[[ SOURCE RECORDS, beginning ]]

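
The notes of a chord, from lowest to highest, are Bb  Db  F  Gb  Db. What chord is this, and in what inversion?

The pitch classes Bb, Db, F, Gb arrange in thirds as Gb–Bb–Db–F: a Gb major seventh chord.
With the third (Bb) in the bass, the chord is in first inversion (figured bass 6/5).

Gb major seventh, first inversion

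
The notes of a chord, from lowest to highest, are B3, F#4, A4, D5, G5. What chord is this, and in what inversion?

G major ninth, first inversion

The pitch classes B, F#, A, D, G arrange in thirds as G–B–D–F#–A: a G major ninth chord.
With the third (B) in the bass, the chord is in first inversion.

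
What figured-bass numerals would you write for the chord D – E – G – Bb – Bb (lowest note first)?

The notes D, E, G, Bb stack in thirds as E–G–Bb–D — an E half-diminished seventh chord. The bass D is the seventh, so this is third inversion: figured 4/2.

4/2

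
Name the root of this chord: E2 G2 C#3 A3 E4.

The distinct letter names are E, G, C#, A. Arranged as a stack of thirds they read A–C#–E–G, so A is the root (an A dominant seventh chord).

A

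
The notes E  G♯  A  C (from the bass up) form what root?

A

E, G#, A, C are the tones of an A minor-major seventh chord (A–C–E–G#), making A the root.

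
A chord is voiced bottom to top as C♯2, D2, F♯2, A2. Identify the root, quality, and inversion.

The distinct note names are C#, D, F#, A. Stacked in thirds they read D–F#–A–C#, which is a major seventh chord on D.
The lowest note is C#, the seventh of the chord, so this is third inversion (figured bass 4/2).

D major seventh, third inversion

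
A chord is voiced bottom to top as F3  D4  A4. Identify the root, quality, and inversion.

The pitch classes F, D, A arrange in thirds as D–F–A: a D minor triad.
With the third (F) in the bass, the chord is in first inversion (figured bass 6).

D minor, first inversion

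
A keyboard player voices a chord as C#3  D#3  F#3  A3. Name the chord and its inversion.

D# half-diminished seventh, third inversion

The distinct note names are C#, D#, F#, A. Stacked in thirds they read D#–F#–A–C#, which is a half-diminished seventh chord on D#.
With the seventh (C#) in the bass, the chord is in third inversion (figured bass 4/2).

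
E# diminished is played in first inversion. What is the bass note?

G#

E# diminished is E#–G#–B. First inversion places the third in the bass: G#.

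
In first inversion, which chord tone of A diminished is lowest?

The third of A diminished (A–C–Eb) is C; that is the bass in first inversion.

C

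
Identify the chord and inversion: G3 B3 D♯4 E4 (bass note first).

The distinct note names are G, B, D#, E. Stacked in thirds they read E–G–B–D#, which is a minor-major seventh chord on E.
The lowest note is G, the third of the chord, so this is first inversion (figured bass 6/5).

E minor-major seventh, first inversion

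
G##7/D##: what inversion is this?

second inversion

G##7/D## means G## dominant seventh with D## in the bass. D## is the fifth of G## dominant seventh (G##–B##–D##–F##), so this is second inversion.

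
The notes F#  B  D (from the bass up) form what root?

F#, B, D are the tones of a B minor triad (B–D–F#), making B the root.

B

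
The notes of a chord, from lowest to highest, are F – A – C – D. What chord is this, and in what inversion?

The pitch classes F, A, C, D arrange in thirds as D–F–A–C: a D minor seventh chord.
With the third (F) in the bass, the chord is in first inversion (figured bass 6/5).

D minor seventh, first inversion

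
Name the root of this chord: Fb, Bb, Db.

Bb

Fb, Bb, Db are the tones of a Bb diminished triad (Bb–Db–Fb), making Bb the root.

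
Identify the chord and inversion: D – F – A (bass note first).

D minor, root position

The distinct note names are D, F, A. Stacked in thirds they read D–F–A, which is a minor triad on D.
D is the root of D minor; root in the bass means root position (figured bass 5/3).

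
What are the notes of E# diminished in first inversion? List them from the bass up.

G#, B, E#

Spelling E# diminished: E#–G#–B. In first inversion the third is bass, giving G#, B, E# from the bottom.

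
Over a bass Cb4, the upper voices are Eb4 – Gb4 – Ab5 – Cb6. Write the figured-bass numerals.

6/5

The notes Cb, Eb, Gb, Ab stack in thirds as Ab–Cb–Eb–Gb — an Ab minor seventh chord. The bass Cb is the third, so this is first inversion: figured 6/5.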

[[ SOURCE RECORDS, end ]]

Reproduce, word for word, every line starting at the line that contains "The notes F#" and ending with the final line of the entries.

RESPONSE BOX:
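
The notes F#  B  D (from the bass up) form what root?

F#, B, D are the tones of a B minor triad (B–D–F#), making B the root.

B

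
The notes of a chord, from lowest to highest, are F – A – C – D. What chord is this, and in what inversion?

The pitch classes F, A, C, D arrange in thirds as D–F–A–C: a D minor seventh chord.
With the third (F) in the bass, the chord is in first inversion (figured bass 6/5).

D minor seventh, first inversion

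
Name the root of this chord: Fb, Bb, Db.

Bb

Fb, Bb, Db are the tones of a Bb diminished triad (Bb–Db–Fb), making Bb the root.

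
Identify the chord and inversion: D – F – A (bass note first).

D minor, root position

The distinct note names are D, F, A. Stacked in thirds they read D–F–A, which is a minor triad on D.
D is the root of D minor; root in the bass means root position (figured bass 5/3).

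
What are the notes of E# diminished in first inversion? List them from the bass up.

G#, B, E#

Spelling E# diminished: E#–G#–B. In first inversion the third is bass, giving G#, B, E# from the bottom.

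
Over a bass Cb4, the upper voices are Eb4 – Gb4 – Ab5 – Cb6. Write the figured-bass numerals.

6/5

The notes Cb, Eb, Gb, Ab stack in thirds as Ab–Cb–Eb–Gb — an Ab minor seventh chord. The bass Cb is the third, so this is first inversion: figured 6/5.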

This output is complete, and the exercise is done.